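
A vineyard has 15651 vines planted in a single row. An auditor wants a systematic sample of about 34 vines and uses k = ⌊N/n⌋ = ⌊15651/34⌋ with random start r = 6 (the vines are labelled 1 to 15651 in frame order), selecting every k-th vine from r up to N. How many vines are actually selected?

35

k = ⌊15651/34⌋ = 460
Achieved size = ⌊(15651 − 6)/460⌋ + 1 = ⌊15645/460⌋ + 1 = 34 + 1 = 35
(last selection: 6 + 34×460 = 15646 ≤ 15651; next would be 16106 > 15651)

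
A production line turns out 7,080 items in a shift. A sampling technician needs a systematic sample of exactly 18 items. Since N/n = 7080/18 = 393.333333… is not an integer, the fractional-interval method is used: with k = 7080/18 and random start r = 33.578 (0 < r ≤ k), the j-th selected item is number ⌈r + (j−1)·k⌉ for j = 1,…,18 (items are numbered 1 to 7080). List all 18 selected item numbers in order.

j=1: r + 0k = 33.578 → ⌈·⌉ = 34
j=2: r + 1k = 426.911333… → ⌈·⌉ = 427
j=3: r + 2k = 820.244666… → ⌈·⌉ = 821
j=4: r + 3k = 1213.578 → ⌈·⌉ = 1214
j=5: r + 4k = 1606.911333… → ⌈·⌉ = 1607
j=6: r + 5k = 2000.244666… → ⌈·⌉ = 2001
j=7: r + 6k = 2393.578 → ⌈·⌉ = 2394
j=8: r + 7k = 2786.911333… → ⌈·⌉ = 2787
j=9: r + 8k = 3180.244666… → ⌈·⌉ = 3181
j=10: r + 9k = 3573.578 → ⌈·⌉ = 3574
j=11: r + 10k = 3966.911333… → ⌈·⌉ = 3967
j=12: r + 11k = 4360.244666… → ⌈·⌉ = 4361
j=13: r + 12k = 4753.578 → ⌈·⌉ = 4754
j=14: r + 13k = 5146.911333… → ⌈·⌉ = 5147
j=15: r + 14k = 5540.244666… → ⌈·⌉ = 5541
j=16: r + 15k = 5933.578 → ⌈·⌉ = 5934
j=17: r + 16k = 6326.911333… → ⌈·⌉ = 6327
j=18: r + 17k = 6720.244666… → ⌈·⌉ = 6721

34, 427, 821, 1214, 1607, 2001, 2394, 2787, 3181, 3574, 3967, 4361, 4754, 5147, 5541, 5934, 6327, 6721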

# Exercise
What you give back must match the material word for word.

# Response for this exercise
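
A vineyard has 15651 vines planted in a single row. An auditor wants a systematic sample of about 34 vines and uses k = ⌊N/n⌋ = ⌊15651/34⌋ with random start r = 6 (the vines are labelled 1 to 15651 in frame order), selecting every k-th vine from r up to N. How many vines are actually selected?

35

k = ⌊15651/34⌋ = 460
Achieved size = ⌊(15651 − 6)/460⌋ + 1 = ⌊15645/460⌋ + 1 = 34 + 1 = 35
(last selection: 6 + 34×460 = 15646 ≤ 15651; next would be 16106 > 15651)

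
A production line turns out 7,080 items in a shift. A sampling technician needs a systematic sample of exactly 18 items. Since N/n = 7080/18 = 393.333333… is not an integer, the fractional-interval method is used: with k = 7080/18 and random start r = 33.578 (0 < r ≤ k), the j-th selected item is number ⌈r + (j−1)·k⌉ for j = 1,…,18 (items are numbered 1 to 7080). List all 18 selected item numbers in order.

j=1: r + 0k = 33.578 → ⌈·⌉ = 34
j=2: r + 1k = 426.911333… → ⌈·⌉ = 427
j=3: r + 2k = 820.244666… → ⌈·⌉ = 821
j=4: r + 3k = 1213.578 → ⌈·⌉ = 1214
j=5: r + 4k = 1606.911333… → ⌈·⌉ = 1607
j=6: r + 5k = 2000.244666… → ⌈·⌉ = 2001
j=7: r + 6k = 2393.578 → ⌈·⌉ = 2394
j=8: r + 7k = 2786.911333… → ⌈·⌉ = 2787
j=9: r + 8k = 3180.244666… → ⌈·⌉ = 3181
j=10: r + 9k = 3573.578 → ⌈·⌉ = 3574
j=11: r + 10k = 3966.911333… → ⌈·⌉ = 3967
j=12: r + 11k = 4360.244666… → ⌈·⌉ = 4361
j=13: r + 12k = 4753.578 → ⌈·⌉ = 4754
j=14: r + 13k = 5146.911333… → ⌈·⌉ = 5147
j=15: r + 14k = 5540.244666… → ⌈·⌉ = 5541
j=16: r + 15k = 5933.578 → ⌈·⌉ = 5934
j=17: r + 16k = 6326.911333… → ⌈·⌉ = 6327
j=18: r + 17k = 6720.244666… → ⌈·⌉ = 6721

34, 427, 821, 1214, 1607, 2001, 2394, 2787, 3181, 3574, 3967, 4361, 4754, 5147, 5541, 5934, 6327, 6721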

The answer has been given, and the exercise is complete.